▶ **Required action**
Each line in the listing below needs to be transcribed exactly.
Records for the task: Begin
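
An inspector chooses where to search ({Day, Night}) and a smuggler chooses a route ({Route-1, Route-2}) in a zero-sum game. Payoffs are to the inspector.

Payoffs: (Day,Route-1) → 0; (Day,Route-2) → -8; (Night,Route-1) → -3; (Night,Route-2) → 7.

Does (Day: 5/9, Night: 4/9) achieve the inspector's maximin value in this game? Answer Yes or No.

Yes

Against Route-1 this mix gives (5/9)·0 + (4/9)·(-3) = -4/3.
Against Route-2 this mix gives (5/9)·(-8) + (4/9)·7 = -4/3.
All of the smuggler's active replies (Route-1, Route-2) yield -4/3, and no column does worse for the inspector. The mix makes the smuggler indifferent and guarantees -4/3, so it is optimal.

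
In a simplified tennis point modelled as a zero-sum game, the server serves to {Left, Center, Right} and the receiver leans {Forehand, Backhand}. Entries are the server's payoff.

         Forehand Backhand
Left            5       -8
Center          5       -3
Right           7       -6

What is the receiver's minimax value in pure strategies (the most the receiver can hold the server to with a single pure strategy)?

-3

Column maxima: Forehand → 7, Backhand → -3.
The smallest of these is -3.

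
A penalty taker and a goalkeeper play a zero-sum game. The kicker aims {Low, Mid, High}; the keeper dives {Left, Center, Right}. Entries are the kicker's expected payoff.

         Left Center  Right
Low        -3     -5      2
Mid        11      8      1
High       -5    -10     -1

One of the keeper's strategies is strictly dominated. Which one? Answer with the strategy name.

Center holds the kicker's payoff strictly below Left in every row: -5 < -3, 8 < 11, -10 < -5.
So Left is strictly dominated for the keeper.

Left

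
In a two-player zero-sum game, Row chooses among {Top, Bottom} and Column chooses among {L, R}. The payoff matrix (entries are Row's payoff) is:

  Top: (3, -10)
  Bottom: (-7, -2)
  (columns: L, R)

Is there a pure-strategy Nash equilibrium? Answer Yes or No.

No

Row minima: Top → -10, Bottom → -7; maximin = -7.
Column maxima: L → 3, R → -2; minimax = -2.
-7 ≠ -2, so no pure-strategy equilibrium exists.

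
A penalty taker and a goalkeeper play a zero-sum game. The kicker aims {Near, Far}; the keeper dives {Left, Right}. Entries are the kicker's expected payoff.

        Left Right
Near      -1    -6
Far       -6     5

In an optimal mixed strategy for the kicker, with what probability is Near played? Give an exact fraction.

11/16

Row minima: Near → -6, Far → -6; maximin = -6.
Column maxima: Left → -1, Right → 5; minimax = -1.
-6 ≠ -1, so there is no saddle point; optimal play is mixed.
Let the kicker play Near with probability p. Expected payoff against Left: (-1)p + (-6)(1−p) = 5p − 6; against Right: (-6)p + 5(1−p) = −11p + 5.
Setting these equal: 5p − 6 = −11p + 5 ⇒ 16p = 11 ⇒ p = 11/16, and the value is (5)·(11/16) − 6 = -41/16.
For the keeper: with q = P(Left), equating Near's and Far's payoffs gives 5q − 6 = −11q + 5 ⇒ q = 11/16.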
Records for the task: End
▶ **Completed exercise**
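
An inspector chooses where to search ({Day, Night}) and a smuggler chooses a route ({Route-1, Route-2}) in a zero-sum game. Payoffs are to the inspector.

Payoffs: (Day,Route-1) → 0; (Day,Route-2) → -8; (Night,Route-1) → -3; (Night,Route-2) → 7.

Does (Day: 5/9, Night: 4/9) achieve the inspector's maximin value in this game? Answer Yes or No.

Yes

Against Route-1 this mix gives (5/9)·0 + (4/9)·(-3) = -4/3.
Against Route-2 this mix gives (5/9)·(-8) + (4/9)·7 = -4/3.
All of the smuggler's active replies (Route-1, Route-2) yield -4/3, and no column does worse for the inspector. The mix makes the smuggler indifferent and guarantees -4/3, so it is optimal.

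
In a simplified tennis point modelled as a zero-sum game, the server serves to {Left, Center, Right} and the receiver leans {Forehand, Backhand}. Entries are the server's payoff.

         Forehand Backhand
Left            5       -8
Center          5       -3
Right           7       -6

What is the receiver's minimax value in pure strategies (the most the receiver can hold the server to with a single pure strategy)?

-3

Column maxima: Forehand → 7, Backhand → -3.
The smallest of these is -3.

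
A penalty taker and a goalkeeper play a zero-sum game. The kicker aims {Low, Mid, High}; the keeper dives {Left, Center, Right}. Entries are the kicker's expected payoff.

         Left Center  Right
Low        -3     -5      2
Mid        11      8      1
High       -5    -10     -1

One of the keeper's strategies is strictly dominated. Which one? Answer with the strategy name.

Center holds the kicker's payoff strictly below Left in every row: -5 < -3, 8 < 11, -10 < -5.
So Left is strictly dominated for the keeper.

Left

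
In a two-player zero-sum game, Row chooses among {Top, Bottom} and Column chooses among {L, R}. The payoff matrix (entries are Row's payoff) is:

  Top: (3, -10)
  Bottom: (-7, -2)
  (columns: L, R)

Is there a pure-strategy Nash equilibrium? Answer Yes or No.

No

Row minima: Top → -10, Bottom → -7; maximin = -7.
Column maxima: L → 3, R → -2; minimax = -2.
-7 ≠ -2, so no pure-strategy equilibrium exists.

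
A penalty taker and a goalkeeper play a zero-sum game. The kicker aims {Near, Far}; the keeper dives {Left, Right}. Entries are the kicker's expected payoff.

        Left Right
Near      -1    -6
Far       -6     5

In an optimal mixed strategy for the kicker, with what probability is Near played? Give an exact fraction.

11/16

Row minima: Near → -6, Far → -6; maximin = -6.
Column maxima: Left → -1, Right → 5; minimax = -1.
-6 ≠ -1, so there is no saddle point; optimal play is mixed.
Let the kicker play Near with probability p. Expected payoff against Left: (-1)p + (-6)(1−p) = 5p − 6; against Right: (-6)p + 5(1−p) = −11p + 5.
Setting these equal: 5p − 6 = −11p + 5 ⇒ 16p = 11 ⇒ p = 11/16, and the value is (5)·(11/16) − 6 = -41/16.
For the keeper: with q = P(Left), equating Near's and Far's payoffs gives 5q − 6 = −11q + 5 ⇒ q = 11/16.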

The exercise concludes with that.